Extracted records

<<<<

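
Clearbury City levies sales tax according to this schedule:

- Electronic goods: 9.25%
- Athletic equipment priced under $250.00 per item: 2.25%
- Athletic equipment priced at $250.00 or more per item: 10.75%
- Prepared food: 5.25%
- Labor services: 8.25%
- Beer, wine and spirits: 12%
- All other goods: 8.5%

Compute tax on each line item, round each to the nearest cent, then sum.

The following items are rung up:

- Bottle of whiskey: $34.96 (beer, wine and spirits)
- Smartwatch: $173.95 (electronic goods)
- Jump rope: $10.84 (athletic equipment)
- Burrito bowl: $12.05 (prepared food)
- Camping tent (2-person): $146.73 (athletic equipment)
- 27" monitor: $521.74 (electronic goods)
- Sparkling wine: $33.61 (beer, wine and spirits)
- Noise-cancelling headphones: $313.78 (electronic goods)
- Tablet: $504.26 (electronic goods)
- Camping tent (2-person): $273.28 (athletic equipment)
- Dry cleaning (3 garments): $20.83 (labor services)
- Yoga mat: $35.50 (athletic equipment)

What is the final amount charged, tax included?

$2265.84

Bottle of whiskey $34.96: beer, wine and spirits → 12% → $4.20
Smartwatch $173.95: electronic goods → 9.25% → $16.09
Jump rope $10.84: athletic equipment, under $250.00 → 2.25% → $0.24
Burrito bowl $12.05: prepared food → 5.25% → $0.63
Camping tent (2-person) $146.73: athletic equipment, under $250.00 → 2.25% → $3.30
27" monitor $521.74: electronic goods → 9.25% → $48.26
Sparkling wine $33.61: beer, wine and spirits → 12% → $4.03
Noise-cancelling headphones $313.78: electronic goods → 9.25% → $29.02
Tablet $504.26: electronic goods → 9.25% → $46.64
Camping tent (2-person) $273.28: athletic equipment, $250.00 or more → 10.75% → $29.38
Dry cleaning (3 garments) $20.83: labor services → 8.25% → $1.72
Yoga mat $35.50: athletic equipment, under $250.00 → 2.25% → $0.80
Subtotal = $2081.53; tax = $184.31; total due = $2265.84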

>>>>

> TASK DETAILS
Every record should be repeated exactly; please leave none out.

> RESULT
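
Clearbury City levies sales tax according to this schedule:

- Electronic goods: 9.25%
- Athletic equipment priced under $250.00 per item: 2.25%
- Athletic equipment priced at $250.00 or more per item: 10.75%
- Prepared food: 5.25%
- Labor services: 8.25%
- Beer, wine and spirits: 12%
- All other goods: 8.5%

Compute tax on each line item, round each to the nearest cent, then sum.

The following items are rung up:

- Bottle of whiskey: $34.96 (beer, wine and spirits)
- Smartwatch: $173.95 (electronic goods)
- Jump rope: $10.84 (athletic equipment)
- Burrito bowl: $12.05 (prepared food)
- Camping tent (2-person): $146.73 (athletic equipment)
- 27" monitor: $521.74 (electronic goods)
- Sparkling wine: $33.61 (beer, wine and spirits)
- Noise-cancelling headphones: $313.78 (electronic goods)
- Tablet: $504.26 (electronic goods)
- Camping tent (2-person): $273.28 (athletic equipment)
- Dry cleaning (3 garments): $20.83 (labor services)
- Yoga mat: $35.50 (athletic equipment)

What is the final amount charged, tax included?

$2265.84

Bottle of whiskey $34.96: beer, wine and spirits → 12% → $4.20
Smartwatch $173.95: electronic goods → 9.25% → $16.09
Jump rope $10.84: athletic equipment, under $250.00 → 2.25% → $0.24
Burrito bowl $12.05: prepared food → 5.25% → $0.63
Camping tent (2-person) $146.73: athletic equipment, under $250.00 → 2.25% → $3.30
27" monitor $521.74: electronic goods → 9.25% → $48.26
Sparkling wine $33.61: beer, wine and spirits → 12% → $4.03
Noise-cancelling headphones $313.78: electronic goods → 9.25% → $29.02
Tablet $504.26: electronic goods → 9.25% → $46.64
Camping tent (2-person) $273.28: athletic equipment, $250.00 or more → 10.75% → $29.38
Dry cleaning (3 garments) $20.83: labor services → 8.25% → $1.72
Yoga mat $35.50: athletic equipment, under $250.00 → 2.25% → $0.80
Subtotal = $2081.53; tax = $184.31; total due = $2265.84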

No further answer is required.